PROVIDED RECORDS section start

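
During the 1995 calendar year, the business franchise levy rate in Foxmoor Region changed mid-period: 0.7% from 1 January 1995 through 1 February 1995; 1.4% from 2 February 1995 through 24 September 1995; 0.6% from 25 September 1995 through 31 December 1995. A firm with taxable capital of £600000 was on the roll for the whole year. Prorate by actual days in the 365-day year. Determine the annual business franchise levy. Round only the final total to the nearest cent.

£6743.01

1 January – 1 February 1995: 32 days at 0.7% → £600000 × 0.7% × 32/365 = £368.2192
2 February – 24 September 1995: 235 days at 1.4% → £600000 × 1.4% × 235/365 = £5408.2192
25 September – 31 December 1995: 98 days at 0.6% → £600000 × 0.6% × 98/365 = £966.5753
Total = £6743.0137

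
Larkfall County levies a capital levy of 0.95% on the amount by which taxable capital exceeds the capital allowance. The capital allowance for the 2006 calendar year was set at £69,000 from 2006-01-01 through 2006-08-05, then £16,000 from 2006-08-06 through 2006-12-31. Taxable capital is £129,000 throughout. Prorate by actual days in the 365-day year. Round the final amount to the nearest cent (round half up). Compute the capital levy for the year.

2006-01-01 to 2006-08-05: 217 days, exemption £69,000 → (£129,000 − £69,000) × 0.95% × 217/365 = £338.8767
2006-08-06 to 2006-12-31: 148 days, exemption £16,000 → (£129,000 − £16,000) × 0.95% × 148/365 = £435.2822
Total = £774.1589

£774.16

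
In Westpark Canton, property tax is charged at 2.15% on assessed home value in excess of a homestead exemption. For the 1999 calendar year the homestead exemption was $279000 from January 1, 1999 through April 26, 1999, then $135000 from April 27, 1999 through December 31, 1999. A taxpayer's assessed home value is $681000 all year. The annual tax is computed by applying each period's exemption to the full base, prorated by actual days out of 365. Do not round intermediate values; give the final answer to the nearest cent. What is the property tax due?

$10755.07

January 1 – April 26, 1999: 116 days, exemption $279000 → ($681000 − $279000) × 2.15% × 116/365 = $2746.8164
April 27 – December 31, 1999: 249 days, exemption $135000 → ($681000 − $135000) × 2.15% × 249/365 = $8008.2493
Total = $10755.0658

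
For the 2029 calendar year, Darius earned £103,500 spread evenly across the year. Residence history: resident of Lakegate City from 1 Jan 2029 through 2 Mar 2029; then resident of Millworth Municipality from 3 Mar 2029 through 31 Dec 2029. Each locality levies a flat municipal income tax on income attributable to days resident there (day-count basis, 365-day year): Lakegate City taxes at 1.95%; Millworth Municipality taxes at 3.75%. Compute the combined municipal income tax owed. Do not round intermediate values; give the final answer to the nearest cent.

Lakegate City, 1 Jan – 2 Mar 2029: 61 days → £103,500 × 1.95% × 61/365 = £337.2966
Millworth Municipality, 3 Mar – 31 Dec 2029: 304 days → £103,500 × 3.75% × 304/365 = £3,232.6027
Total = £3,569.8993

£3,569.90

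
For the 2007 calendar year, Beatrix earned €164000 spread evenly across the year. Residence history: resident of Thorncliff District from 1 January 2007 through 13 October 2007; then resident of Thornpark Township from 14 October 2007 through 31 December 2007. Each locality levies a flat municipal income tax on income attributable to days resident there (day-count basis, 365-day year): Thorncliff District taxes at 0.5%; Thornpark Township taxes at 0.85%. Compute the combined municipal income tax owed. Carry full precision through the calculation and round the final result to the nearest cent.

€944.24

Thorncliff District, 1 January – 13 October 2007: 286 days → €164000 × 0.5% × 286/365 = €642.5205
Thornpark Township, 14 October – 31 December 2007: 79 days → €164000 × 0.85% × 79/365 = €301.7151
Total = €944.2356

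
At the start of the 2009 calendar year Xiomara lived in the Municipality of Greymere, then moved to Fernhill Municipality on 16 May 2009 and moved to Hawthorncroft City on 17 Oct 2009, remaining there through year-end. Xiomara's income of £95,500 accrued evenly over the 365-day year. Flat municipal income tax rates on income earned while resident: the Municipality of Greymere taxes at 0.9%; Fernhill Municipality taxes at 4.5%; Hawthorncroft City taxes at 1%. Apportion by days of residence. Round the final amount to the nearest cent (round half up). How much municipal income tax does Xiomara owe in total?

£2,329.94

The Municipality of Greymere, 1 Jan – 15 May 2009: 135 days → £95,500 × 0.9% × 135/365 = £317.8973
Fernhill Municipality, 16 May – 16 Oct 2009: 154 days → £95,500 × 4.5% × 154/365 = £1,813.1918
Hawthorncroft City, 17 Oct – 31 Dec 2009: 76 days → £95,500 × 1% × 76/365 = £198.8493
Total = £2,329.9384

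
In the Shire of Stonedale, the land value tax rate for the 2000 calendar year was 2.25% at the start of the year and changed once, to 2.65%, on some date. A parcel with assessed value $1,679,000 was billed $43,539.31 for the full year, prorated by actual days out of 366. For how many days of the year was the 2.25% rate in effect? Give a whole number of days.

52 days

Let d = days at the first rate; then 366 − d days at the second rate.
$1,679,000 × [2.25%·d + 2.65%·(366−d)] / 366 = $43,539.31
Solving gives d = 52, so the new rate took effect on 22 February 2000.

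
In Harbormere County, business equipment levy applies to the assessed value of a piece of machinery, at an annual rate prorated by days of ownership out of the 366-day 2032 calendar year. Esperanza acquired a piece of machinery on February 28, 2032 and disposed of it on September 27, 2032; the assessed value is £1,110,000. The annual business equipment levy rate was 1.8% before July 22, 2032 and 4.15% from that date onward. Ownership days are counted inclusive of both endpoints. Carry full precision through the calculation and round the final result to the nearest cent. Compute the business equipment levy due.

February 28 – July 21, 2032: 145 days at 1.8% → £1,110,000 × 1.8% × 145/366 = £7,915.5738
July 22 – September 27, 2032: 68 days at 4.15% → £1,110,000 × 4.15% × 68/366 = £8,558.5246
Total = £16,474.0984

£16,474.10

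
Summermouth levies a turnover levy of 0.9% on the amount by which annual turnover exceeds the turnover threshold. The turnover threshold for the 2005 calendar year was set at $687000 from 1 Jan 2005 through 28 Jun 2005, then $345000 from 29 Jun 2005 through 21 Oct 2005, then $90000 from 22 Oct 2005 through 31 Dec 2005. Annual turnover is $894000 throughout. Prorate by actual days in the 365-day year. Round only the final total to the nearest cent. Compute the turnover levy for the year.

$3877.94

1 Jan – 28 Jun 2005: 179 days, exemption $687000 → ($894000 − $687000) × 0.9% × 179/365 = $913.6356
29 Jun – 21 Oct 2005: 115 days, exemption $345000 → ($894000 − $345000) × 0.9% × 115/365 = $1556.7534
22 Oct – 31 Dec 2005: 71 days, exemption $90000 → ($894000 − $90000) × 0.9% × 71/365 = $1407.5507
Total = $3877.9397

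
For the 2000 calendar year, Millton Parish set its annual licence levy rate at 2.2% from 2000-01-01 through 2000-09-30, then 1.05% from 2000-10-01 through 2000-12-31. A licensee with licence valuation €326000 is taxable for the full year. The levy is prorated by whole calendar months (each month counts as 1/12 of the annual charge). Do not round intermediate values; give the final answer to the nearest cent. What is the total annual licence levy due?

€6234.75

2000-01-01 to 2000-09-30: 9 months at 2.2% → €326000 × 2.2% × 9/12 = €5379.0000
2000-10-01 to 2000-12-31: 3 months at 1.05% → €326000 × 1.05% × 3/12 = €855.7500
Total = €6234.7500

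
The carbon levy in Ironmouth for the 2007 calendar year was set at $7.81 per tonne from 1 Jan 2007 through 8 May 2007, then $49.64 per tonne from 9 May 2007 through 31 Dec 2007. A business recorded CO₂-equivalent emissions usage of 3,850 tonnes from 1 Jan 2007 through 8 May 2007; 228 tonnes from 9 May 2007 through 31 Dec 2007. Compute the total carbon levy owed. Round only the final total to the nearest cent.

1 Jan – 8 May 2007: 3,850 tonnes at $7.81/tonne → $30068.50
9 May – 31 Dec 2007: 228 tonnes at $49.64/tonne → $11317.92

$41386.42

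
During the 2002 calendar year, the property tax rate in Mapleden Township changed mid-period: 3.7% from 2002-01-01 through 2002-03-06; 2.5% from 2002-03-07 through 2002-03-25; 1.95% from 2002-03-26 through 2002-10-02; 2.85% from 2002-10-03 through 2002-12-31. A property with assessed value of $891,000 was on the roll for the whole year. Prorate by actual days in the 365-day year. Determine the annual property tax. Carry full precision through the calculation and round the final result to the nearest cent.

$22,383.63

2002-01-01 to 2002-03-06: 65 days at 3.7% → $891,000 × 3.7% × 65/365 = $5,870.8356
2002-03-07 to 2002-03-25: 19 days at 2.5% → $891,000 × 2.5% × 19/365 = $1,159.5205
2002-03-26 to 2002-10-02: 191 days at 1.95% → $891,000 × 1.95% × 191/365 = $9,091.8616
2002-10-03 to 2002-12-31: 90 days at 2.85% → $891,000 × 2.85% × 90/365 = $6,261.4110
Total = $22,383.6288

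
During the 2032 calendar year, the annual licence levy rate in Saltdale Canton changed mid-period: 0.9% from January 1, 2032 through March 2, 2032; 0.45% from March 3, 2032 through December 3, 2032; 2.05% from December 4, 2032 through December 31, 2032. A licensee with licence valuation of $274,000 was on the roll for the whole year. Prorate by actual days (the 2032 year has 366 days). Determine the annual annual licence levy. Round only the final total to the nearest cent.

$1,777.26

January 1 – March 2, 2032: 62 days at 0.9% → $274,000 × 0.9% × 62/366 = $417.7377
March 3 – December 3, 2032: 276 days at 0.45% → $274,000 × 0.45% × 276/366 = $929.8033
December 4 – December 31, 2032: 28 days at 2.05% → $274,000 × 2.05% × 28/366 = $429.7158
Total = $1,777.2568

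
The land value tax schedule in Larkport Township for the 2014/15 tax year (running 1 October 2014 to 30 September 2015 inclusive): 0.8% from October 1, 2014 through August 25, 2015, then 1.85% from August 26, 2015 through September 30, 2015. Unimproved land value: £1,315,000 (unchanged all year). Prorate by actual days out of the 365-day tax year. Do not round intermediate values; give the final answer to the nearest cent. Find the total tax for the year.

October 1, 2014 – August 25, 2015: 329 days at 0.8% → £1,315,000 × 0.8% × 329/365 = £9,482.4110
August 26 – September 30, 2015: 36 days at 1.85% → £1,315,000 × 1.85% × 36/365 = £2,399.4247
Total = £11,881.8356

£11,881.84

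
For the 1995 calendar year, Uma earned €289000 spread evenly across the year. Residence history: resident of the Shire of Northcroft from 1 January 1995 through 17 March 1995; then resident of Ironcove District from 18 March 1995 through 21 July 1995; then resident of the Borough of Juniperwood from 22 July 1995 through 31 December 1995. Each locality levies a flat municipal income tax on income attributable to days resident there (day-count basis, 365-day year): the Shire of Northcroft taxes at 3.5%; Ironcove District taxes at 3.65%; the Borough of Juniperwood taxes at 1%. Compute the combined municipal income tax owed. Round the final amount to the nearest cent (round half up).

The Shire of Northcroft, 1 January – 17 March 1995: 76 days → €289000 × 3.5% × 76/365 = €2106.1370
Ironcove District, 18 March – 21 July 1995: 126 days → €289000 × 3.65% × 126/365 = €3641.4000
The Borough of Juniperwood, 22 July – 31 December 1995: 163 days → €289000 × 1% × 163/365 = €1290.6027
Total = €7038.1397

€7038.14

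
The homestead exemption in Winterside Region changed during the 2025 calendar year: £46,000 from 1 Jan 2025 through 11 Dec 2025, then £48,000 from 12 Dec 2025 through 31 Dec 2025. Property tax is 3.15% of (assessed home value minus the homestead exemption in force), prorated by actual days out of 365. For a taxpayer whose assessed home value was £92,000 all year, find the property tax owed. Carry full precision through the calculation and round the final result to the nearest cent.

1 Jan – 11 Dec 2025: 345 days, exemption £46,000 → (£92,000 − £46,000) × 3.15% × 345/365 = £1,369.6027
12 Dec – 31 Dec 2025: 20 days, exemption £48,000 → (£92,000 − £48,000) × 3.15% × 20/365 = £75.9452
Total = £1,445.5479

£1,445.55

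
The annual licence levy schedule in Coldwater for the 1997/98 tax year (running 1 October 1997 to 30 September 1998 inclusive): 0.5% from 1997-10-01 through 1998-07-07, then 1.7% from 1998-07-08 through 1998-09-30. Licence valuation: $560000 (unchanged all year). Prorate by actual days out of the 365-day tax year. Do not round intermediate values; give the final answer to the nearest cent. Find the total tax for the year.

$4364.93

1997-10-01 to 1998-07-07: 280 days at 0.5% → $560000 × 0.5% × 280/365 = $2147.9452
1998-07-08 to 1998-09-30: 85 days at 1.7% → $560000 × 1.7% × 85/365 = $2216.9863
Total = $4364.9315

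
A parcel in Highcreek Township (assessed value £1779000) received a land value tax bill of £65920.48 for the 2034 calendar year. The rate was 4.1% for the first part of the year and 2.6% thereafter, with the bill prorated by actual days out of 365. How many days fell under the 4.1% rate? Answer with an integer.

Let d = days at the first rate; then 365 − d days at the second rate.
£1779000 × [4.1%·d + 2.6%·(365−d)] / 365 = £65920.48
Solving gives d = 269, so the new rate took effect on 27 Sep 2034.

269 days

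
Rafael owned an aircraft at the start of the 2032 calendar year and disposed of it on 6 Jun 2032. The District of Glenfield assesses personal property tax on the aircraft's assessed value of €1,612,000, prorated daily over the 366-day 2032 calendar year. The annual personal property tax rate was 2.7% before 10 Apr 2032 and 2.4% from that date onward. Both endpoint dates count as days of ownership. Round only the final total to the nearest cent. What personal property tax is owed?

1 Jan – 9 Apr 2032: 100 days at 2.7% → €1,612,000 × 2.7% × 100/366 = €11,891.8033
10 Apr – 6 Jun 2032: 58 days at 2.4% → €1,612,000 × 2.4% × 58/366 = €6,130.8852
Total = €18,022.6885

€18,022.69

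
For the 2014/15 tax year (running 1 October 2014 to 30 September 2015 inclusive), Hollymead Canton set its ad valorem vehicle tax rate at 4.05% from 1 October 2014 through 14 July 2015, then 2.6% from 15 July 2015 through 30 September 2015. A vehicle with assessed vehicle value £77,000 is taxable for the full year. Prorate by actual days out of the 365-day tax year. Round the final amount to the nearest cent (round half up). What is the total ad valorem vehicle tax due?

1 October 2014 – 14 July 2015: 287 days at 4.05% → £77,000 × 4.05% × 287/365 = £2,452.0808
15 July – 30 September 2015: 78 days at 2.6% → £77,000 × 2.6% × 78/365 = £427.8247
Total = £2,879.9055

£2,879.91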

PROVIDED RECORDS section end

- WHAT TO PRODUCE -
Make an exact copy of each line, beginning at the one containing "vehicle tax due?" and ending with the last line of the data, and of no other line.

- SOLUTION TO THIS TASK -
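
For the 2014/15 tax year (running 1 October 2014 to 30 September 2015 inclusive), Hollymead Canton set its ad valorem vehicle tax rate at 4.05% from 1 October 2014 through 14 July 2015, then 2.6% from 15 July 2015 through 30 September 2015. A vehicle with assessed vehicle value £77,000 is taxable for the full year. Prorate by actual days out of the 365-day tax year. Round the final amount to the nearest cent (round half up). What is the total ad valorem vehicle tax due?

1 October 2014 – 14 July 2015: 287 days at 4.05% → £77,000 × 4.05% × 287/365 = £2,452.0808
15 July – 30 September 2015: 78 days at 2.6% → £77,000 × 2.6% × 78/365 = £427.8247
Total = £2,879.9055

£2,879.91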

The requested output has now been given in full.